▶ Task objective
The full set of records must be returned exactly, character for character.
--- START ---
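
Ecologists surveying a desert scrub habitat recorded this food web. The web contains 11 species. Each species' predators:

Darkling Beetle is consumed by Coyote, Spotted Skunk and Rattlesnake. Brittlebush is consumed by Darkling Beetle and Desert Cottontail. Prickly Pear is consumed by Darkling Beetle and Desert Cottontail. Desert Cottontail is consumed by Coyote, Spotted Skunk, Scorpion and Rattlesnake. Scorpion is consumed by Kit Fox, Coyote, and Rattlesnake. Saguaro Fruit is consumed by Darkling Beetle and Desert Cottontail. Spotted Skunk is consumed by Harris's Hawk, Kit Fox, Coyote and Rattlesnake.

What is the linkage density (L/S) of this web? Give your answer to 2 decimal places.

There are L = 20 links among S = 11 species.
L/S = 20/11 = 1.8182 ≈ 1.82.

L/S = 1.82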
--- END ---
▶ Answer for this exercise
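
Ecologists surveying a desert scrub habitat recorded this food web. The web contains 11 species. Each species' predators:

Darkling Beetle is consumed by Coyote, Spotted Skunk and Rattlesnake. Brittlebush is consumed by Darkling Beetle and Desert Cottontail. Prickly Pear is consumed by Darkling Beetle and Desert Cottontail. Desert Cottontail is consumed by Coyote, Spotted Skunk, Scorpion and Rattlesnake. Scorpion is consumed by Kit Fox, Coyote, and Rattlesnake. Saguaro Fruit is consumed by Darkling Beetle and Desert Cottontail. Spotted Skunk is consumed by Harris's Hawk, Kit Fox, Coyote and Rattlesnake.

What is the linkage density (L/S) of this web? Give your answer to 2 decimal places.

There are L = 20 links among S = 11 species.
L/S = 20/11 = 1.8182 ≈ 1.82.

L/S = 1.82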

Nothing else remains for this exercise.